__Data records__:

**********

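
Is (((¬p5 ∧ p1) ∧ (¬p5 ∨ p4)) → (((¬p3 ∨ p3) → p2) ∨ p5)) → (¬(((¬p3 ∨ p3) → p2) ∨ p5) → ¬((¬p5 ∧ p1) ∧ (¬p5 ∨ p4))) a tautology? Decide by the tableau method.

Assume the negation and expand:
Initial set: {¬((((¬p5 ∧ p1) ∧ (¬p5 ∨ p4)) → (((¬p3 ∨ p3) → p2) ∨ p5)) → (¬(((¬p3 ∨ p3) → p2) ∨ p5) → ¬((¬p5 ∧ p1) ∧ (¬p5 ∨ p4))))}.
¬((((¬p5 ∧ p1) ∧ (¬p5 ∨ p4)) → (((¬p3 ∨ p3) → p2) ∨ p5)) → (¬(((¬p3 ∨ p3) → p2) ∨ p5) → ¬((¬p5 ∧ p1) ∧ (¬p5 ∨ p4)))): α-rule — add (((¬p5 ∧ p1) ∧ (¬p5 ∨ p4)) → (((¬p3 ∨ p3) → p2) ∨ p5)), ¬(¬(((¬p3 ∨ p3) → p2) ∨ p5) → ¬((¬p5 ∧ p1) ∧ (¬p5 ∨ p4))).
¬(¬(((¬p3 ∨ p3) → p2) ∨ p5) → ¬((¬p5 ∧ p1) ∧ (¬p5 ∨ p4))): α-rule — add ¬(((¬p3 ∨ p3) → p2) ∨ p5), ¬¬((¬p5 ∧ p1) ∧ (¬p5 ∨ p4)).
¬(((¬p3 ∨ p3) → p2) ∨ p5): α-rule — add ¬((¬p3 ∨ p3) → p2), ¬p5.
¬¬((¬p5 ∧ p1) ∧ (¬p5 ∨ p4)): α-rule — add (¬p5 ∧ p1), (¬p5 ∨ p4).
¬((¬p3 ∨ p3) → p2): α-rule — add (¬p3 ∨ p3), ¬p2.
(¬p5 ∧ p1): α-rule — add ¬p5, p1.
(((¬p5 ∧ p1) ∧ (¬p5 ∨ p4)) → (((¬p3 ∨ p3) → p2) ∨ p5)): β-rule — branch into ¬((¬p5 ∧ p1) ∧ (¬p5 ∨ p4))  //  (((¬p3 ∨ p3) → p2) ∨ p5).
  branch 1 (add ¬((¬p5 ∧ p1) ∧ (¬p5 ∨ p4))):
    (¬p5 ∨ p4): β-rule — branch into ¬p5  //  p4.
      branch 1.1 (add ¬p5):
        (¬p3 ∨ p3): β-rule — branch into ¬p3  //  p3.
          branch 1.1.1 (add ¬p3):
            ¬((¬p5 ∧ p1) ∧ (¬p5 ∨ p4)): β-rule — branch into ¬(¬p5 ∧ p1)  //  ¬(¬p5 ∨ p4).
              branch 1.1.1.1 (add ¬(¬p5 ∧ p1)):
                ¬(¬p5 ∧ p1): β-rule — branch into ¬¬p5  //  ¬p1.
                  branch 1.1.1.1.1 (add ¬¬p5):
                    × closes — contains both p5 and ¬p5.
                  branch 1.1.1.1.2 (add ¬p1):
                    × closes — contains both p1 and ¬p1.
              branch 1.1.1.2 (add ¬(¬p5 ∨ p4)):
                ¬(¬p5 ∨ p4): α-rule — add ¬¬p5, ¬p4.
                × closes — contains both p5 and ¬p5.
          branch 1.1.2 (add p3):
            ¬((¬p5 ∧ p1) ∧ (¬p5 ∨ p4)): β-rule — branch into ¬(¬p5 ∧ p1)  //  ¬(¬p5 ∨ p4).
              branch 1.1.2.1 (add ¬(¬p5 ∧ p1)):
                ¬(¬p5 ∧ p1): β-rule — branch into ¬¬p5  //  ¬p1.
                  branch 1.1.2.1.1 (add ¬¬p5):
                    × closes — contains both p5 and ¬p5.
                  branch 1.1.2.1.2 (add ¬p1):
                    × closes — contains both p1 and ¬p1.
              branch 1.1.2.2 (add ¬(¬p5 ∨ p4)):
                ¬(¬p5 ∨ p4): α-rule — add ¬¬p5, ¬p4.
                × closes — contains both p5 and ¬p5.
      branch 1.2 (add p4):
        (¬p3 ∨ p3): β-rule — branch into ¬p3  //  p3.
          branch 1.2.1 (add ¬p3):
            ¬((¬p5 ∧ p1) ∧ (¬p5 ∨ p4)): β-rule — branch into ¬(¬p5 ∧ p1)  //  ¬(¬p5 ∨ p4).
              branch 1.2.1.1 (add ¬(¬p5 ∧ p1)):
                ¬(¬p5 ∧ p1): β-rule — branch into ¬¬p5  //  ¬p1.
                  branch 1.2.1.1.1 (add ¬¬p5):
                    × closes — contains both p5 and ¬p5.
                  branch 1.2.1.1.2 (add ¬p1):
                    × closes — contains both p1 and ¬p1.
              branch 1.2.1.2 (add ¬(¬p5 ∨ p4)):
                ¬(¬p5 ∨ p4): α-rule — add ¬¬p5, ¬p4.
                × closes — contains both p5 and ¬p5.
          branch 1.2.2 (add p3):
            ¬((¬p5 ∧ p1) ∧ (¬p5 ∨ p4)): β-rule — branch into ¬(¬p5 ∧ p1)  //  ¬(¬p5 ∨ p4).
              branch 1.2.2.1 (add ¬(¬p5 ∧ p1)):
                ¬(¬p5 ∧ p1): β-rule — branch into ¬¬p5  //  ¬p1.
                  branch 1.2.2.1.1 (add ¬¬p5):
                    × closes — contains both p5 and ¬p5.
                  branch 1.2.2.1.2 (add ¬p1):
                    × closes — contains both p1 and ¬p1.
              branch 1.2.2.2 (add ¬(¬p5 ∨ p4)):
                ¬(¬p5 ∨ p4): α-rule — add ¬¬p5, ¬p4.
                × closes — contains both p5 and ¬p5.
  branch 2 (add (((¬p3 ∨ p3) → p2) ∨ p5)):
    (¬p5 ∨ p4): β-rule — branch into ¬p5  //  p4.
      branch 2.1 (add ¬p5):
        (¬p3 ∨ p3): β-rule — branch into ¬p3  //  p3.
          branch 2.1.1 (add ¬p3):
            (((¬p3 ∨ p3) → p2) ∨ p5): β-rule — branch into ((¬p3 ∨ p3) → p2)  //  p5.
              branch 2.1.1.1 (add ((¬p3 ∨ p3) → p2)):
                ((¬p3 ∨ p3) → p2): β-rule — branch into ¬(¬p3 ∨ p3)  //  p2.
                  branch 2.1.1.1.1 (add ¬(¬p3 ∨ p3)):
                    ¬(¬p3 ∨ p3): α-rule — add ¬¬p3, ¬p3.
                    × closes — contains both p3 and ¬p3.
                  branch 2.1.1.1.2 (add p2):
                    × closes — contains both p2 and ¬p2.
              branch 2.1.1.2 (add p5):
                × closes — contains both p5 and ¬p5.
          branch 2.1.2 (add p3):
            (((¬p3 ∨ p3) → p2) ∨ p5): β-rule — branch into ((¬p3 ∨ p3) → p2)  //  p5.
              branch 2.1.2.1 (add ((¬p3 ∨ p3) → p2)):
                ((¬p3 ∨ p3) → p2): β-rule — branch into ¬(¬p3 ∨ p3)  //  p2.
                  branch 2.1.2.1.1 (add ¬(¬p3 ∨ p3)):
                    ¬(¬p3 ∨ p3): α-rule — add ¬¬p3, ¬p3.
                    × closes — contains both p3 and ¬p3.
                  branch 2.1.2.1.2 (add p2):
                    × closes — contains both p2 and ¬p2.
              branch 2.1.2.2 (add p5):
                × closes — contains both p5 and ¬p5.
      branch 2.2 (add p4):
        (¬p3 ∨ p3): β-rule — branch into ¬p3  //  p3.
          branch 2.2.1 (add ¬p3):
            (((¬p3 ∨ p3) → p2) ∨ p5): β-rule — branch into ((¬p3 ∨ p3) → p2)  //  p5.
              branch 2.2.1.1 (add ((¬p3 ∨ p3) → p2)):
                ((¬p3 ∨ p3) → p2): β-rule — branch into ¬(¬p3 ∨ p3)  //  p2.
                  branch 2.2.1.1.1 (add ¬(¬p3 ∨ p3)):
                    ¬(¬p3 ∨ p3): α-rule — add ¬¬p3, ¬p3.
                    × closes — contains both p3 and ¬p3.
                  branch 2.2.1.1.2 (add p2):
                    × closes — contains both p2 and ¬p2.
              branch 2.2.1.2 (add p5):
                × closes — contains both p5 and ¬p5.
          branch 2.2.2 (add p3):
            (((¬p3 ∨ p3) → p2) ∨ p5): β-rule — branch into ((¬p3 ∨ p3) → p2)  //  p5.
              branch 2.2.2.1 (add ((¬p3 ∨ p3) → p2)):
                ((¬p3 ∨ p3) → p2): β-rule — branch into ¬(¬p3 ∨ p3)  //  p2.
                  branch 2.2.2.1.1 (add ¬(¬p3 ∨ p3)):
                    ¬(¬p3 ∨ p3): α-rule — add ¬¬p3, ¬p3.
                    × closes — contains both p3 and ¬p3.
                  branch 2.2.2.1.2 (add p2):
                    × closes — contains both p2 and ¬p2.
              branch 2.2.2.2 (add p5):
                × closes — contains both p5 and ¬p5.
All 24 branches close.
Every branch closed, so the negation is unsatisfiable and the formula is valid.

Valid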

**********

Within the data above, count the lines that contain the string "negation"; the reply is the number alone.

__Finished exercise__: 2